___ Dataset excerpts

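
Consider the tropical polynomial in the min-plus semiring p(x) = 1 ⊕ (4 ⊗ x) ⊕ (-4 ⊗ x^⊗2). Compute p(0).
p(0) = -4

A tropical monomial a ⊗ x^⊗i evaluates to a + i · x. Evaluating each term at x = 0:
  Term 0 contributes 1 + 0 · 0 = 1
  Term 1 contributes 4 + 1 · 0 = 4
  Term 2 contributes -4 + 2 · 0 = -4
p(0) = ⊕ of these = min[1, 4, -4] = -4.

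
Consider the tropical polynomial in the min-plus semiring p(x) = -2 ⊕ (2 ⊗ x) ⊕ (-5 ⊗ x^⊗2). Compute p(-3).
p(-3) = -11

A tropical monomial a ⊗ x^⊗i evaluates to a + i · x. Evaluating each term at x = -3:
  Term 0 contributes -2 + 0 · -3 = -2
  Term 1 contributes 2 + 1 · -3 = -1
  Term 2 contributes -5 + 2 · -3 = -11
p(-3) = ⊕ of these = min[-2, -1, -11] = -11.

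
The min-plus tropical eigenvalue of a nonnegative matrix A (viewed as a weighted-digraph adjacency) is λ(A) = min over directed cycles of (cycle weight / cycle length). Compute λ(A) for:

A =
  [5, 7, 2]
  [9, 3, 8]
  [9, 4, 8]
λ(A) = 3

Enumerate directed cycles and compute their means (weight / length). Sample:
  cycle 0 → 0: weight = 5, length = 1, mean = 5/1 ≈ 5.000
  cycle 1 → 1: weight = 3, length = 1, mean = 3/1 ≈ 3.000
  cycle 2 → 2: weight = 8, length = 1, mean = 8/1 ≈ 8.000
  cycle 0 → 1 → 0: weight = 16, length = 2, mean = 16/2 ≈ 8.000
  cycle 0 → 2 → 0: weight = 11, length = 2, mean = 11/2 ≈ 5.500
  cycle 1 → 0 → 1: weight = 16, length = 2, mean = 16/2 ≈ 8.000
Minimum mean = 3.000, attained e.g. along the cycle 1 → 1 with weight 3 and length 1. So λ(A) = 3/1 = 3.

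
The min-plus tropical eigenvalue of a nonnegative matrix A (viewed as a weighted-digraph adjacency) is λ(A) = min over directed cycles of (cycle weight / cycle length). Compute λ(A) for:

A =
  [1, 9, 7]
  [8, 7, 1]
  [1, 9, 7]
λ(A) = 1

Enumerate directed cycles and compute their means (weight / length). Sample:
  cycle 0 → 0: weight = 1, length = 1, mean = 1/1 ≈ 1.000
  cycle 1 → 1: weight = 7, length = 1, mean = 7/1 ≈ 7.000
  cycle 2 → 2: weight = 7, length = 1, mean = 7/1 ≈ 7.000
  cycle 0 → 1 → 0: weight = 17, length = 2, mean = 17/2 ≈ 8.500
  cycle 0 → 2 → 0: weight = 8, length = 2, mean = 8/2 ≈ 4.000
  cycle 1 → 0 → 1: weight = 17, length = 2, mean = 17/2 ≈ 8.500
Minimum mean = 1.000, attained e.g. along the cycle 0 → 0 with weight 1 and length 1. So λ(A) = 1/1 = 1.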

______

◆ Work request
Print the entries once more, identical in every line.

◆ Answer space
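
Consider the tropical polynomial in the min-plus semiring p(x) = 1 ⊕ (4 ⊗ x) ⊕ (-4 ⊗ x^⊗2). Compute p(0).
p(0) = -4

A tropical monomial a ⊗ x^⊗i evaluates to a + i · x. Evaluating each term at x = 0:
  Term 0 contributes 1 + 0 · 0 = 1
  Term 1 contributes 4 + 1 · 0 = 4
  Term 2 contributes -4 + 2 · 0 = -4
p(0) = ⊕ of these = min[1, 4, -4] = -4.

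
Consider the tropical polynomial in the min-plus semiring p(x) = -2 ⊕ (2 ⊗ x) ⊕ (-5 ⊗ x^⊗2). Compute p(-3).
p(-3) = -11

A tropical monomial a ⊗ x^⊗i evaluates to a + i · x. Evaluating each term at x = -3:
  Term 0 contributes -2 + 0 · -3 = -2
  Term 1 contributes 2 + 1 · -3 = -1
  Term 2 contributes -5 + 2 · -3 = -11
p(-3) = ⊕ of these = min[-2, -1, -11] = -11.

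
The min-plus tropical eigenvalue of a nonnegative matrix A (viewed as a weighted-digraph adjacency) is λ(A) = min over directed cycles of (cycle weight / cycle length). Compute λ(A) for:

A =
  [5, 7, 2]
  [9, 3, 8]
  [9, 4, 8]
λ(A) = 3

Enumerate directed cycles and compute their means (weight / length). Sample:
  cycle 0 → 0: weight = 5, length = 1, mean = 5/1 ≈ 5.000
  cycle 1 → 1: weight = 3, length = 1, mean = 3/1 ≈ 3.000
  cycle 2 → 2: weight = 8, length = 1, mean = 8/1 ≈ 8.000
  cycle 0 → 1 → 0: weight = 16, length = 2, mean = 16/2 ≈ 8.000
  cycle 0 → 2 → 0: weight = 11, length = 2, mean = 11/2 ≈ 5.500
  cycle 1 → 0 → 1: weight = 16, length = 2, mean = 16/2 ≈ 8.000
Minimum mean = 3.000, attained e.g. along the cycle 1 → 1 with weight 3 and length 1. So λ(A) = 3/1 = 3.

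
The min-plus tropical eigenvalue of a nonnegative matrix A (viewed as a weighted-digraph adjacency) is λ(A) = min over directed cycles of (cycle weight / cycle length). Compute λ(A) for:

A =
  [1, 9, 7]
  [8, 7, 1]
  [1, 9, 7]
λ(A) = 1

Enumerate directed cycles and compute their means (weight / length). Sample:
  cycle 0 → 0: weight = 1, length = 1, mean = 1/1 ≈ 1.000
  cycle 1 → 1: weight = 7, length = 1, mean = 7/1 ≈ 7.000
  cycle 2 → 2: weight = 7, length = 1, mean = 7/1 ≈ 7.000
  cycle 0 → 1 → 0: weight = 17, length = 2, mean = 17/2 ≈ 8.500
  cycle 0 → 2 → 0: weight = 8, length = 2, mean = 8/2 ≈ 4.000
  cycle 1 → 0 → 1: weight = 17, length = 2, mean = 17/2 ≈ 8.500
Minimum mean = 1.000, attained e.g. along the cycle 0 → 0 with weight 1 and length 1. So λ(A) = 1/1 = 1.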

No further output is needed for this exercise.